About this task >> Exactly those lines that run from the one containing "A two-burn Hohmann manoeuvre takes a spacecraft" through the last line of the entries below should be printed, and no others.

Stored data >>
================

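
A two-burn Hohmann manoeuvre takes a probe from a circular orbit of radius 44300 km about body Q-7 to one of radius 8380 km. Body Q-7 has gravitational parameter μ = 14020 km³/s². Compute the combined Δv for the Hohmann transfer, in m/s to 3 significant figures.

Δv = 629 m/s

Semi-major axis of the transfer orbit: a_t = (44300 + 8380)/2 = 26340 km.
At r₁ the circular-orbit speed is v₁ = √(μ/r₁) = 0.56256 km/s.
Transfer-orbit speed at r₁ (vis-viva equation): v_a = √[μ(2/r₁ − 1/a_t)] = 0.31731 km/s.
First burn Δv₁ = |v_a − v₁| = 0.24525 km/s.
At r₂, v₂ = √(μ/r₂) = 1.29346 km/s.
Transfer-orbit speed at r₂: v_p = √[μ(2/r₂ − 1/a_t)] = 1.67744 km/s.
Second burn Δv₂ = |v₂ − v_p| = 0.38398 km/s.
Δv = Δv₁ + Δv₂ = 0.24525 + 0.38398 = 0.6292 km/s.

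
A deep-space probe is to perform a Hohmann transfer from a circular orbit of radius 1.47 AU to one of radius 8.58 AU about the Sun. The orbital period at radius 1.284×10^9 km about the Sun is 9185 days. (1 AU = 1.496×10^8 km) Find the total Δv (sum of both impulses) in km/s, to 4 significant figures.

From Kepler's third law T² = 4π²r³/μ at r = 1.284×10^9 km, T = 9185 days = 9185 × 86400 s = 7.93584×10^8 s: μ = 4π²r³/T² = 1.32699×10^11 km³/s².
In km: r₁ = 1.47 × 1.496×10^8 = 2.19912×10^8 km; r₂ = 8.58 × 1.496×10^8 = 1.283568×10^9 km.
Transfer-ellipse semi-major axis a_t = (r₁ + r₂)/2 = (2.19912×10^8 + 1.283568×10^9)/2 = 7.5174×10^8 km.
At r₁ the circular-orbit speed is v₁ = √(μ/r₁) = 24.565 km/s.
On the transfer ellipse at r₁, v² = μ(2/r − 1/a) gives v_p = √[μ(2/r₁ − 1/a_t)] = 32.099 km/s.
First burn Δv₁ = |v_p − v₁| = 7.534 km/s.
At r₂, v₂ = √(μ/r₂) = 10.1678 km/s.
Transfer-orbit speed at r₂: v_a = √[μ(2/r₂ − 1/a_t)] = 5.49940 km/s.
Second burn Δv₂ = |v₂ − v_a| = 4.668 km/s.
Δv = Δv₁ + Δv₂ = 7.534 + 4.668 = 12.20 km/s.

Δv = 12.20 km/s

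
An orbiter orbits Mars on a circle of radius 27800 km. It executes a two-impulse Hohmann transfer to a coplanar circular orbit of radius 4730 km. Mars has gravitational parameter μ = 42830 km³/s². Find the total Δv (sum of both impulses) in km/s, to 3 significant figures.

Δv = 1.50 km/s

Transfer-ellipse semi-major axis a_t = (r₁ + r₂)/2 = (27800 + 4730)/2 = 16265 km.
Circular speed at r₁: v₁ = √(μ/r₁) = √(42830/27800) = 1.24123 km/s.
On the transfer ellipse at r₁, vis-viva equation gives v_a = √[μ(2/r₁ − 1/a_t)] = 0.669353 km/s.
First burn Δv₁ = |v_a − v₁| = 0.5719 km/s.
At r₂, v₂ = √(μ/r₂) = 3.0091 km/s.
Transfer-orbit speed at r₂: v_p = √[μ(2/r₂ − 1/a_t)] = 3.9340 km/s.
Second burn Δv₂ = |v₂ − v_p| = 0.9249 km/s.
Δv = Δv₁ + Δv₂ = 0.5719 + 0.9249 = 1.497 km/s.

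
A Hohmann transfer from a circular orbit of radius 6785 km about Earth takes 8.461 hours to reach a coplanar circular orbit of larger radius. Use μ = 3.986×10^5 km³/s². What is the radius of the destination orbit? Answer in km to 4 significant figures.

r₂ = 60140 km

Transfer time t = 8.461 hours = 30459.6 s, and t = π√(a_t³/μ).
So a_t = (μ t²/π²)^(1/3) = (3.986×10^5 × (30459.6)² / π²)^(1/3) = 33463 km.
Since a_t = (r₁ + r₂)/2, r₂ = 2a_t − r₁ = 2×33463 − 6785 = 60141 km.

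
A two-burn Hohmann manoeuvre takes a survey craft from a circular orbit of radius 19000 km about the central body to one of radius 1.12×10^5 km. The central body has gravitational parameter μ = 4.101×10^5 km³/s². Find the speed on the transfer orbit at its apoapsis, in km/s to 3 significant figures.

The Hohmann ellipse has a_t = (r₁ + r₂)/2 = 65500 km.
At apoapsis, r = 1.120×10^5 km.
Applying v² = μ(2/r − 1/a_t): v = 1.031 km/s.

v = 1.03 km/s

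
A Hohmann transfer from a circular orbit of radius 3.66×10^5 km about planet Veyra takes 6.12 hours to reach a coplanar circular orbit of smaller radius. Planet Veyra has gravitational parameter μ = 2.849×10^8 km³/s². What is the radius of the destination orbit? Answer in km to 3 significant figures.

r₂ = 1.16×10^5 km

Transfer time t = 6.12 hours = 22032 s, and t = π√(a_t³/μ).
So a_t = (μ t²/π²)^(1/3) = (2.849×10^8 × (22032)² / π²)^(1/3) = 2.4108×10^5 km.
Since a_t = (r₁ + r₂)/2, r₂ = 2a_t − r₁ = 2×2.4108×10^5 − 3.660×10^5 = 1.1616×10^5 km.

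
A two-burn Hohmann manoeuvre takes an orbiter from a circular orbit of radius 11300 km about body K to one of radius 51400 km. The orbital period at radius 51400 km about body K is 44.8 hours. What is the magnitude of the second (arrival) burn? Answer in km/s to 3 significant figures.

Δv₂ = 0.800 km/s

From Kepler's third law T² = 4π²r³/μ at r = 51400 km, T = 44.8 hours = 44.8 × 3600 s = 1.6128×10^5 s: μ = 4π²r³/T² = 2.06105×10^5 km³/s².
Semi-major axis of the transfer orbit: a_t = (11300 + 51400)/2 = 31350 km.
On the circular orbit at r = 51400 km, v_c = √(μ/r) = 2.00245 km/s.
Transfer-orbit speed at the same r (vis-viva, a = a_t): v_t = √[μ(2/r − 1/a_t)] = 1.20222 km/s.
Δv₂ = |v_t − v_c| = |1.20222 − 2.00245| = 0.8002 km/s.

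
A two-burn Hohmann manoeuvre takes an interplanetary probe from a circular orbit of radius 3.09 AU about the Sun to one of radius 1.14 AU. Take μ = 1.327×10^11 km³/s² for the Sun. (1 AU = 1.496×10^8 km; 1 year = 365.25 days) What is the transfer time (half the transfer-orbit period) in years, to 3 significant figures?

In km: r₁ = 3.09 × 1.496×10^8 = 4.62264×10^8 km; r₂ = 1.14 × 1.496×10^8 = 1.70544×10^8 km.
The Hohmann ellipse has a_t = (r₁ + r₂)/2 = 3.16404×10^8 km.
By Kepler's third law the transfer-orbit period is T = 2π√(a_t³/μ), so t = T/2 = 4.854×10^7 s.
Converting: 4.854×10^7 s ÷ 3.15576×10^7 s/year (365.25 × 86400) = 1.54 years.

t = 1.54 years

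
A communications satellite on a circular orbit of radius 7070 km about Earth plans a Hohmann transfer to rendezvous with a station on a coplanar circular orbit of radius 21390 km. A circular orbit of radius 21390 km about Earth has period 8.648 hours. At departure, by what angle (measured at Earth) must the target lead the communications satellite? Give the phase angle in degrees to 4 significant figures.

φ = 82.33°

From Kepler's third law T² = 4π²r³/μ at r = 21390 km, T = 8.648 hours = 8.648 × 3600 s = 31132.8 s: μ = 4π²r³/T² = 3.98617×10^5 km³/s².
Semi-major axis of the transfer orbit: a_t = (7070 + 21390)/2 = 14230 km.
The half-period of the transfer ellipse is t = π√(a_t³/μ) = 8446.6 s.
The target's mean motion on its circular orbit is ω₂ = √(μ/r₂³) = 2.0182×10^-4 rad/s.
Angle swept by the target during transfer: ω₂·t = 1.7047 rad = 97.67°.
Arrival is 180° from departure on the ellipse, so φ = 180° − 97.67° = 82.33°.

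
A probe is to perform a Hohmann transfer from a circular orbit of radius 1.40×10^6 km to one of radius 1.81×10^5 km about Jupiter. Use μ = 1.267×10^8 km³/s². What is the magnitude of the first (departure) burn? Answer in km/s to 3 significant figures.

Δv₁ = 4.96 km/s

Semi-major axis of the transfer orbit: a_t = (1.400×10^6 + 1.810×10^5)/2 = 7.905×10^5 km.
Circular speed at r = 1.400×10^6 km: v_c = √(μ/r) = 9.513 km/s.
Transfer-orbit speed at the same r (vis-viva, a = a_t): v_t = √[μ(2/r − 1/a_t)] = 4.552 km/s.
Δv₁ = |v_t − v_c| = |4.552 − 9.513| = 4.961 km/s.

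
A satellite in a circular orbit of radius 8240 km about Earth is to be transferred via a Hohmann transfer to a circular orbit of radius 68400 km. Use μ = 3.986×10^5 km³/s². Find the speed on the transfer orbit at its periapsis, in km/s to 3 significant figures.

v = 9.29 km/s

The Hohmann ellipse has a_t = (r₁ + r₂)/2 = 38320 km.
At periapsis, r = 8240 km.
From the vis-viva equation, v = √[μ(2/r − 1/a_t)] = 9.292 km/s.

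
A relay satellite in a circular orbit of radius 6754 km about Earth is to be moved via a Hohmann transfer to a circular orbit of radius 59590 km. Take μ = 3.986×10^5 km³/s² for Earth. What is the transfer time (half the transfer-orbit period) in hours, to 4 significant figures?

t = 8.351 hours

Transfer-ellipse semi-major axis a_t = (r₁ + r₂)/2 = (6754 + 59590)/2 = 33172 km.
Half the transfer-orbit period gives t = π√(a_t³/μ) = 30063 s.
Converting: 30063 s ÷ 3600 s/hour = 8.351 hours.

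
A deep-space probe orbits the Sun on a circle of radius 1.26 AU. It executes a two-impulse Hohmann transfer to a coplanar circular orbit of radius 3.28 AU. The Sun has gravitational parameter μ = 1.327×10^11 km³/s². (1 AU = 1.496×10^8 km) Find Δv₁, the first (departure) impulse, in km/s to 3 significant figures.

In km: r₁ = 1.26 × 1.496×10^8 = 1.88496×10^8 km; r₂ = 3.28 × 1.496×10^8 = 4.90688×10^8 km.
Transfer-ellipse semi-major axis a_t = (r₁ + r₂)/2 = (1.88496×10^8 + 4.90688×10^8)/2 = 3.39592×10^8 km.
On the circular orbit at r = 1.88496×10^8 km, v_c = √(μ/r) = 26.533 km/s.
Transfer-orbit speed at the same r (vis-viva, a = a_t): v_t = √[μ(2/r − 1/a_t)] = 31.894 km/s.
Δv₁ = |v_t − v_c| = |31.894 − 26.533| = 5.361 km/s.

Δv₁ = 5.36 km/s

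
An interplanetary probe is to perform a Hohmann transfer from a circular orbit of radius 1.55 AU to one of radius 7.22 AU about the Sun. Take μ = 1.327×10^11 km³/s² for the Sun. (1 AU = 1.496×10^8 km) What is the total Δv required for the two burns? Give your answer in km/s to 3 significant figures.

In km: r₁ = 1.55 × 1.496×10^8 = 2.3188×10^8 km; r₂ = 7.22 × 1.496×10^8 = 1.080112×10^9 km.
Transfer-ellipse semi-major axis a_t = (r₁ + r₂)/2 = (2.3188×10^8 + 1.080112×10^9)/2 = 6.55996×10^8 km.
At r₁ the circular-orbit speed is v₁ = √(μ/r₁) = 23.922 km/s.
Transfer-orbit speed at r₁ (vis-viva equation): v_p = √[μ(2/r₁ − 1/a_t)] = 30.696 km/s.
First burn Δv₁ = |v_p − v₁| = 6.774 km/s.
At r₂, v₂ = √(μ/r₂) = 11.084 km/s.
Transfer-orbit speed at r₂: v_a = √[μ(2/r₂ − 1/a_t)] = 6.5899 km/s.
Second burn Δv₂ = |v₂ − v_a| = 4.494 km/s.
Total Δv = Δv₁ + Δv₂ = 11.27 km/s.

Δv = 11.3 km/s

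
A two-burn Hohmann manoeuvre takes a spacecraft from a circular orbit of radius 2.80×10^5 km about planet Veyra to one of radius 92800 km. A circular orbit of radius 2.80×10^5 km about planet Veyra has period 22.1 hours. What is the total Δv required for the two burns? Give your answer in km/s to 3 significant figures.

Δv = 15.2 km/s

From Kepler's third law T² = 4π²r³/μ at r = 2.80×10^5 km, T = 22.1 hours = 22.1 × 3600 s = 79560 s: μ = 4π²r³/T² = 1.36913×10^8 km³/s².
Transfer-ellipse semi-major axis a_t = (r₁ + r₂)/2 = (2.800×10^5 + 92800)/2 = 1.864×10^5 km.
Circular speed at r₁: v₁ = √(μ/r₁) = √(1.36913×10^8/2.800×10^5) = 22.11 km/s.
Transfer-orbit speed at r₁ (vis-viva): v_a = √[μ(2/r₁ − 1/a_t)] = 15.60 km/s.
First burn Δv₁ = |v_a − v₁| = 6.510 km/s.
Circular speed at r₂: v₂ = √(μ/r₂) = 38.4103 km/s.
Transfer-orbit speed at r₂: v_p = √[μ(2/r₂ − 1/a_t)] = 47.0765 km/s.
Second burn Δv₂ = |v₂ − v_p| = 8.666 km/s.
Total Δv = Δv₁ + Δv₂ = 15.18 km/s.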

================

Written reply >>
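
A two-burn Hohmann manoeuvre takes a spacecraft from a circular orbit of radius 2.80×10^5 km about planet Veyra to one of radius 92800 km. A circular orbit of radius 2.80×10^5 km about planet Veyra has period 22.1 hours. What is the total Δv required for the two burns? Give your answer in km/s to 3 significant figures.

Δv = 15.2 km/s

From Kepler's third law T² = 4π²r³/μ at r = 2.80×10^5 km, T = 22.1 hours = 22.1 × 3600 s = 79560 s: μ = 4π²r³/T² = 1.36913×10^8 km³/s².
Transfer-ellipse semi-major axis a_t = (r₁ + r₂)/2 = (2.800×10^5 + 92800)/2 = 1.864×10^5 km.
Circular speed at r₁: v₁ = √(μ/r₁) = √(1.36913×10^8/2.800×10^5) = 22.11 km/s.
Transfer-orbit speed at r₁ (vis-viva): v_a = √[μ(2/r₁ − 1/a_t)] = 15.60 km/s.
First burn Δv₁ = |v_a − v₁| = 6.510 km/s.
Circular speed at r₂: v₂ = √(μ/r₂) = 38.4103 km/s.
Transfer-orbit speed at r₂: v_p = √[μ(2/r₂ − 1/a_t)] = 47.0765 km/s.
Second burn Δv₂ = |v₂ − v_p| = 8.666 km/s.
Total Δv = Δv₁ + Δv₂ = 15.18 km/s.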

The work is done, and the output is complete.